__Exercise aim__:
Give back exactly the lines of the material below that start at the line containing "T6: alloc=(1, 1), max=(9, 6)" and end at the line containing "T3: alloc=(2, 1), max=(9, 5)", and no others.

__Material provided__:
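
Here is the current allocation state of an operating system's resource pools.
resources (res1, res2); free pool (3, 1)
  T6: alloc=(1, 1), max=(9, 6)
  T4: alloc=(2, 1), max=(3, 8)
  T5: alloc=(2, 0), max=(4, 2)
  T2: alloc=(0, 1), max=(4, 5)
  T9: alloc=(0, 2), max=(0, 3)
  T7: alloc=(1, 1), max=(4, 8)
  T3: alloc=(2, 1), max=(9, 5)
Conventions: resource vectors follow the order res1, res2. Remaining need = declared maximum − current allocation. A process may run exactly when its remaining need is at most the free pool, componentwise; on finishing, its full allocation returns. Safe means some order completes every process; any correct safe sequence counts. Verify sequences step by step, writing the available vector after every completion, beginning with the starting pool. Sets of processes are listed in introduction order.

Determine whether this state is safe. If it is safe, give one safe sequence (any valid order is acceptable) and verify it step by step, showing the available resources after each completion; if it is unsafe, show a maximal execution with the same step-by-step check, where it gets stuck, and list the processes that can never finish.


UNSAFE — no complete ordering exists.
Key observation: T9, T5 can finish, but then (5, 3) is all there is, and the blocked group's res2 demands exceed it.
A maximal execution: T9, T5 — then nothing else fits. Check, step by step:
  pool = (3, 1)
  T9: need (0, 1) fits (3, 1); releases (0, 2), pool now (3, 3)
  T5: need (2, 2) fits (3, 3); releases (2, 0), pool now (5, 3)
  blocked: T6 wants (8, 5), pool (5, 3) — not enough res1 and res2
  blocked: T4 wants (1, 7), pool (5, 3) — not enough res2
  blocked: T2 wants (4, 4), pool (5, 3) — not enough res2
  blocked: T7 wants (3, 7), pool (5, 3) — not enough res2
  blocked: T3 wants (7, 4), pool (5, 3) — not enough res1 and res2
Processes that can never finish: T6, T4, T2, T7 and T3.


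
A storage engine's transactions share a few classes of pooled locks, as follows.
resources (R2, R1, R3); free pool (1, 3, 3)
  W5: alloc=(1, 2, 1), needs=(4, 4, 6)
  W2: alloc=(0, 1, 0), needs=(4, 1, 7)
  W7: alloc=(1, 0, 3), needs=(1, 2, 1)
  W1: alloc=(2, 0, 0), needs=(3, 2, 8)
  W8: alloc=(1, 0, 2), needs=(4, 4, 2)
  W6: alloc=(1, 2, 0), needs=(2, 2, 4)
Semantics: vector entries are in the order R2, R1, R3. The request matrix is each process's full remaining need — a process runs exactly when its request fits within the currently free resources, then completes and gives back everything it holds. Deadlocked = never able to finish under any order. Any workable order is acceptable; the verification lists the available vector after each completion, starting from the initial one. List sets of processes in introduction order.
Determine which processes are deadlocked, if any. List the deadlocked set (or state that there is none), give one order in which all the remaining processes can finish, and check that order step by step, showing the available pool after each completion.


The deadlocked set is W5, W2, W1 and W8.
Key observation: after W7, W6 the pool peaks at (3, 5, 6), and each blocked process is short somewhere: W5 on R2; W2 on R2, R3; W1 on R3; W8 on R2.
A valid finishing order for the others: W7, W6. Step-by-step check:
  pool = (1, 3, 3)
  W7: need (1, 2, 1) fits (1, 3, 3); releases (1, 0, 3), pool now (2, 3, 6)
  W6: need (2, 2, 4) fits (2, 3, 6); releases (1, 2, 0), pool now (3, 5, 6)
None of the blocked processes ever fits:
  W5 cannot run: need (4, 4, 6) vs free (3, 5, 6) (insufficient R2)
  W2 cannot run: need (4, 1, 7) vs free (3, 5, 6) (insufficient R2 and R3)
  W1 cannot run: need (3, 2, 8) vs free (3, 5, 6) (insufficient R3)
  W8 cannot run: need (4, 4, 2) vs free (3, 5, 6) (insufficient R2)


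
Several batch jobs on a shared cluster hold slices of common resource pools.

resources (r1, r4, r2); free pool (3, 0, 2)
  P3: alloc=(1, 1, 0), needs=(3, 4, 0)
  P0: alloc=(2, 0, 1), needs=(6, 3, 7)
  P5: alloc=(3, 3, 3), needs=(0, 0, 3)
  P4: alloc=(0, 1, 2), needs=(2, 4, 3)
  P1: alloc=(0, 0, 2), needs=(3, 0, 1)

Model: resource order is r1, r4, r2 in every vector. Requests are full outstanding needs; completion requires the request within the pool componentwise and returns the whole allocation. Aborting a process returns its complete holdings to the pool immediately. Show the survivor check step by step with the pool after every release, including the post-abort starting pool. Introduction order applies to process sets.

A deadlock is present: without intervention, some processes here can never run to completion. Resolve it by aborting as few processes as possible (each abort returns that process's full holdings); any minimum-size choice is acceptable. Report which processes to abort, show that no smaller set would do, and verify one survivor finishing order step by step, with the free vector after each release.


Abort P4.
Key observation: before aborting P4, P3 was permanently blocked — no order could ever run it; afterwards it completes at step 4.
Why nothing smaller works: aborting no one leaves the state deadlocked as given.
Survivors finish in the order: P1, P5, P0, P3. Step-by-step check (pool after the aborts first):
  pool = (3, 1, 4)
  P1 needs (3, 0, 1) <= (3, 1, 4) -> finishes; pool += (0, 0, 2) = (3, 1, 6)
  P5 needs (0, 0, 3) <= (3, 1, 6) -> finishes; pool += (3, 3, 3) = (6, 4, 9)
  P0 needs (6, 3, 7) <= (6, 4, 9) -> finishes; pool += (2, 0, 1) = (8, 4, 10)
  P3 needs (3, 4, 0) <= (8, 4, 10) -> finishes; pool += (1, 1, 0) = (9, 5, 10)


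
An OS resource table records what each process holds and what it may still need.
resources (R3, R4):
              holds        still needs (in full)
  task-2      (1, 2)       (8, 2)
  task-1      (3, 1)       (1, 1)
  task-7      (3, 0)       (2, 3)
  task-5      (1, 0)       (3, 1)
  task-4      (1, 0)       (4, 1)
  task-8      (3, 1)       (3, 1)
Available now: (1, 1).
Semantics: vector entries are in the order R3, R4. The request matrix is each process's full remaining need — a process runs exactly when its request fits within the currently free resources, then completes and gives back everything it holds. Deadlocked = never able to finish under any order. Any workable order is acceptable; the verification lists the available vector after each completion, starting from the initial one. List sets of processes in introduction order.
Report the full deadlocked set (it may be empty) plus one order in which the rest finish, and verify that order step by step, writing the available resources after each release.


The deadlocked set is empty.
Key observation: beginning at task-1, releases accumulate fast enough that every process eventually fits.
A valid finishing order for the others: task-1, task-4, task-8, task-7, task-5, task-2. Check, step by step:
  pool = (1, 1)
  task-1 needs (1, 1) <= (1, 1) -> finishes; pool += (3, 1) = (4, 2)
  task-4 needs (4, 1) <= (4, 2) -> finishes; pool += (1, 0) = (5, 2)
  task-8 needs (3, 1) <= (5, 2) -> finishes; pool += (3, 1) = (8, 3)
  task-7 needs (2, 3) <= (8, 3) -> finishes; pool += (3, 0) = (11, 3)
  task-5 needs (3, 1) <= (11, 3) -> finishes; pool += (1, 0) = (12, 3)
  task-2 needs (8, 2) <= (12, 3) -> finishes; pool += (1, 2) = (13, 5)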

__Written answer__:
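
  T6: alloc=(1, 1), max=(9, 6)
  T4: alloc=(2, 1), max=(3, 8)
  T5: alloc=(2, 0), max=(4, 2)
  T2: alloc=(0, 1), max=(4, 5)
  T9: alloc=(0, 2), max=(0, 3)
  T7: alloc=(1, 1), max=(4, 8)
  T3: alloc=(2, 1), max=(9, 5)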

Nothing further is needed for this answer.